Each line of the data that includes "soil" must be copied.

━━━━━━

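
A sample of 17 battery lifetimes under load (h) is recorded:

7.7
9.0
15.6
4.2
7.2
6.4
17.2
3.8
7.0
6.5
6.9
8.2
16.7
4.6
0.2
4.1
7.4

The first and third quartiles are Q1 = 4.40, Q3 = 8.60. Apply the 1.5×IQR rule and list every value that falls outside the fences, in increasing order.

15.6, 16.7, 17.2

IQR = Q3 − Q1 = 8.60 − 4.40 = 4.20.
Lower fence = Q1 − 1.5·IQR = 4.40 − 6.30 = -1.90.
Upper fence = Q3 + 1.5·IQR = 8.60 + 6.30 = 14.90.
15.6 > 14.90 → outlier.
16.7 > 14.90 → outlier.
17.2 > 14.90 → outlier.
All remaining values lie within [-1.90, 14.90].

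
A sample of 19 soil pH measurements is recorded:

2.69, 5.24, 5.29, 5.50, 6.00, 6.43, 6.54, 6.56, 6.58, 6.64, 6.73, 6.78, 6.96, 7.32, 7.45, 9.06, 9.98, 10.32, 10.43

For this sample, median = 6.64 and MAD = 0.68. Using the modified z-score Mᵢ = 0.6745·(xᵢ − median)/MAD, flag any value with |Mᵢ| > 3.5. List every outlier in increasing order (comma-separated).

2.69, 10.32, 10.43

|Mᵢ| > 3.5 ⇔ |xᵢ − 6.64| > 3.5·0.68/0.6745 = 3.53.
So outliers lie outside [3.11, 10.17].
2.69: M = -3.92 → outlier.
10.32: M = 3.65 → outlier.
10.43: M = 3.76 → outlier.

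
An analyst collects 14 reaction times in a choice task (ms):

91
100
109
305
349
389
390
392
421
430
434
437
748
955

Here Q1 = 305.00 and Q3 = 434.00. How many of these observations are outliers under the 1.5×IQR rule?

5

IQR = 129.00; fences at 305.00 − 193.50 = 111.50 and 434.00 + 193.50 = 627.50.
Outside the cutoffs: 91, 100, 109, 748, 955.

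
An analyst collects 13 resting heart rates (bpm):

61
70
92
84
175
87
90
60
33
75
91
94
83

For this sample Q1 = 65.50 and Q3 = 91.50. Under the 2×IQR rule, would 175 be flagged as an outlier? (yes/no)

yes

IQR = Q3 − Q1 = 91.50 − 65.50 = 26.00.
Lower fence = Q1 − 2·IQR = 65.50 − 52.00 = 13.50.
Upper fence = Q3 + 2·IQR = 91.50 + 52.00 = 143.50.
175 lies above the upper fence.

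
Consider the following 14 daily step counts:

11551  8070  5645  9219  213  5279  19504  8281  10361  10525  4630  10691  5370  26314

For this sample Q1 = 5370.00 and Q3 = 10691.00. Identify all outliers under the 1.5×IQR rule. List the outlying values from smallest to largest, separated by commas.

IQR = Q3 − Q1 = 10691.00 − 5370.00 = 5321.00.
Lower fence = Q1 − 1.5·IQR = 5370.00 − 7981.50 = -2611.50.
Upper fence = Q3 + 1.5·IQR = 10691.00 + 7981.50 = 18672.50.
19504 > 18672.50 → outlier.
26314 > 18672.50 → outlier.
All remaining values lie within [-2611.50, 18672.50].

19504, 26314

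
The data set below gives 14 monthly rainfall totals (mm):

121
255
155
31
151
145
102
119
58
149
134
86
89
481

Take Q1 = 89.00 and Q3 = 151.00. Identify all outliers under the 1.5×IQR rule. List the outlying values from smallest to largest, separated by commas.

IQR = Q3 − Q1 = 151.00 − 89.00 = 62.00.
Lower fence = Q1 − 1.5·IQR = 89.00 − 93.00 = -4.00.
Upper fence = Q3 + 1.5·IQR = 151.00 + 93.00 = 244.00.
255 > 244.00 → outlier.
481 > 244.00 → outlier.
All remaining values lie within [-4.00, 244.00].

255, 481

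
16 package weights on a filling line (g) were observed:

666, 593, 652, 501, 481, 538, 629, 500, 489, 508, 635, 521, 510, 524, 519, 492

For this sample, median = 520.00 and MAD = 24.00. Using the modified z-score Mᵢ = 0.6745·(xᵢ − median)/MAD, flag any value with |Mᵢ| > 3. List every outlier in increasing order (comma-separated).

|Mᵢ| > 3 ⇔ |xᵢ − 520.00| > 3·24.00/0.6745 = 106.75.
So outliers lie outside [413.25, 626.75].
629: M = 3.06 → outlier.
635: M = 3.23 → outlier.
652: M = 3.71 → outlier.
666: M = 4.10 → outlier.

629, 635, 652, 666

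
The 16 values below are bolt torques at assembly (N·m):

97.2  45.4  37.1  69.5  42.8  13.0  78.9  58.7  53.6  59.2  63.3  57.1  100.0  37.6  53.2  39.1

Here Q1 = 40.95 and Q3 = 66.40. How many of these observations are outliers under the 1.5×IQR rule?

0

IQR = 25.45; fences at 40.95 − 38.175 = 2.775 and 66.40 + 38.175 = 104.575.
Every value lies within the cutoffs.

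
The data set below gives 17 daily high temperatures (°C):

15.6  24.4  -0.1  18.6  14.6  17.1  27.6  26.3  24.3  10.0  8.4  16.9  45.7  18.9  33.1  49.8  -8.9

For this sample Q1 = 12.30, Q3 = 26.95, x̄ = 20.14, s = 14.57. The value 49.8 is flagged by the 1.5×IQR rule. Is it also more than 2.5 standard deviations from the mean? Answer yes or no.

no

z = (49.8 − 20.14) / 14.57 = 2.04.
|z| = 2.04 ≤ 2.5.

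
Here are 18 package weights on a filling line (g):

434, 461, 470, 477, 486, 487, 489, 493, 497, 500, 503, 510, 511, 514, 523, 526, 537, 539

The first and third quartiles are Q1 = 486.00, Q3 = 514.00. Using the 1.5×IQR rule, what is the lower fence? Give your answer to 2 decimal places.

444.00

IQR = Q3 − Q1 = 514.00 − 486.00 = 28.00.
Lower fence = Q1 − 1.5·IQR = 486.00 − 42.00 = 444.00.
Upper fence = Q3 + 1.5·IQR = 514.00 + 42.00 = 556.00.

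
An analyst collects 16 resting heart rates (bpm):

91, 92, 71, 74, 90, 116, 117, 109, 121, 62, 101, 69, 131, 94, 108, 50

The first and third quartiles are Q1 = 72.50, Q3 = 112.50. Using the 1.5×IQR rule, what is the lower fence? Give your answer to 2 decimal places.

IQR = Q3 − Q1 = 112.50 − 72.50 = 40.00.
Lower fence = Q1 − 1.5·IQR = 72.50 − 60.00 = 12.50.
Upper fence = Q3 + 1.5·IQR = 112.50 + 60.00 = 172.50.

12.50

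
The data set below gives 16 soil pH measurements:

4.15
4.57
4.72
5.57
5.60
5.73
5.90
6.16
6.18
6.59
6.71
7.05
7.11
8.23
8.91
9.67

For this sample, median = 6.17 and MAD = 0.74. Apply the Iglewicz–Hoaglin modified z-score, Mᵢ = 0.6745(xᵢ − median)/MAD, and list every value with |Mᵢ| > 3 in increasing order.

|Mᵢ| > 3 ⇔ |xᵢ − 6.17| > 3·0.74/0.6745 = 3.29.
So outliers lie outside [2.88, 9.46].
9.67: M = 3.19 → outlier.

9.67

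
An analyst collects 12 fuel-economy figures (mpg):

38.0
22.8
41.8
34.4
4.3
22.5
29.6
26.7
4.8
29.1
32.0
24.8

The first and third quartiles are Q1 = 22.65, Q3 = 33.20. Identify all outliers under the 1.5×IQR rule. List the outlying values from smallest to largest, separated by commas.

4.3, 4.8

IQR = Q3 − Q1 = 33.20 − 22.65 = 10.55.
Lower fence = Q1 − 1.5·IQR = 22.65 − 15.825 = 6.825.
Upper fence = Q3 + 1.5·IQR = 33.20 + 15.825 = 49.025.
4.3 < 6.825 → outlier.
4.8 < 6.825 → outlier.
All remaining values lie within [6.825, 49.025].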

━━━━━━

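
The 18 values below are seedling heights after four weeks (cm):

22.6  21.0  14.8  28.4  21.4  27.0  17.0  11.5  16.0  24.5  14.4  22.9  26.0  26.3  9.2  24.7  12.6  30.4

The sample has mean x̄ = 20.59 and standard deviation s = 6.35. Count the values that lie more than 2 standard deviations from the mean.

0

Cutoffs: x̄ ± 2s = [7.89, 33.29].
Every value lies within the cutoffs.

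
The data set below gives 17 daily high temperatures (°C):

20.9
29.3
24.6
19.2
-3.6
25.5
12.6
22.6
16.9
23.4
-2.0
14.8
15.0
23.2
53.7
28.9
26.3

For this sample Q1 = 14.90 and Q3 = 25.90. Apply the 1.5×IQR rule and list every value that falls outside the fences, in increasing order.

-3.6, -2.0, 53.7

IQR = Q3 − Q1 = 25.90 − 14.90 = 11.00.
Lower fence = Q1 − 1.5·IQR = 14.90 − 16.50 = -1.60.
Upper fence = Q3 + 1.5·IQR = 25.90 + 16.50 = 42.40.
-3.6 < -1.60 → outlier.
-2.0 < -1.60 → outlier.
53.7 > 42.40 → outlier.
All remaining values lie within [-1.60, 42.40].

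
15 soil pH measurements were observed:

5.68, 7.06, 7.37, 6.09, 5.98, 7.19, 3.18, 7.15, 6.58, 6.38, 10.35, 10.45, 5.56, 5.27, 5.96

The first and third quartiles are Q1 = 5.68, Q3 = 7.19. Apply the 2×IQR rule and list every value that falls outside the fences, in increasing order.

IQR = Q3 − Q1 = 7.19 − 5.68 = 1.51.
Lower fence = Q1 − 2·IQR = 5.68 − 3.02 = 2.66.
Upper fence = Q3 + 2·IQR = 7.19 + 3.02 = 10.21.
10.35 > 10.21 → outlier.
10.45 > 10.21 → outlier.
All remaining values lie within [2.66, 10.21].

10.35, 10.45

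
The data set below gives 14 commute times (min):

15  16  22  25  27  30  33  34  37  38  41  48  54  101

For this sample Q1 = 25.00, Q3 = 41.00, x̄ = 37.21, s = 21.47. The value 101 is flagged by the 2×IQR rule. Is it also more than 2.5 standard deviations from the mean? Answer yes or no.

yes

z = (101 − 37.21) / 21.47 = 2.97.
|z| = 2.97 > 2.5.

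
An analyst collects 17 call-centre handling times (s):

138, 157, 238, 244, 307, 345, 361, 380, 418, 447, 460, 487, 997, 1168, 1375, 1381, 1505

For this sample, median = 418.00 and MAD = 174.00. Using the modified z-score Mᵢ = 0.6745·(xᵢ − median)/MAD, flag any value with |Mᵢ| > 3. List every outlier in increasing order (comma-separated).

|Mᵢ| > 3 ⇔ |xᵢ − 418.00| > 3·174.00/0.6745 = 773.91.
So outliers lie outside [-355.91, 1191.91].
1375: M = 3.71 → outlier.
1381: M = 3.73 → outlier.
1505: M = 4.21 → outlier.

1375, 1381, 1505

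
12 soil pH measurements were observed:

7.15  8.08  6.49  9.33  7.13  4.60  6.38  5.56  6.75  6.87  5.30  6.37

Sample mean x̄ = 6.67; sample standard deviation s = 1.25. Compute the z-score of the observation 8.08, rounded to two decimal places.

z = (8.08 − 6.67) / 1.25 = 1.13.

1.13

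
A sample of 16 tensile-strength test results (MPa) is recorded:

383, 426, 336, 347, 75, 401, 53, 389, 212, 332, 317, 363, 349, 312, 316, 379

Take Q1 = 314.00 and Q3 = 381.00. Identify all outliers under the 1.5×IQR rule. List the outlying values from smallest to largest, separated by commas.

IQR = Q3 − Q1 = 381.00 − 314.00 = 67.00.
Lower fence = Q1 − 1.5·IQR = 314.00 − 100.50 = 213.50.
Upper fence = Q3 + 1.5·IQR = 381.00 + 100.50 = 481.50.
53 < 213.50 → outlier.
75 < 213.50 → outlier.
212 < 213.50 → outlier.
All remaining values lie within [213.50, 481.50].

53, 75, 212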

━━━━━━

**ANSWER AREA:**
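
A sample of 19 soil pH measurements is recorded:
The data set below gives 16 soil pH measurements:
15 soil pH measurements were observed:
12 soil pH measurements were observed: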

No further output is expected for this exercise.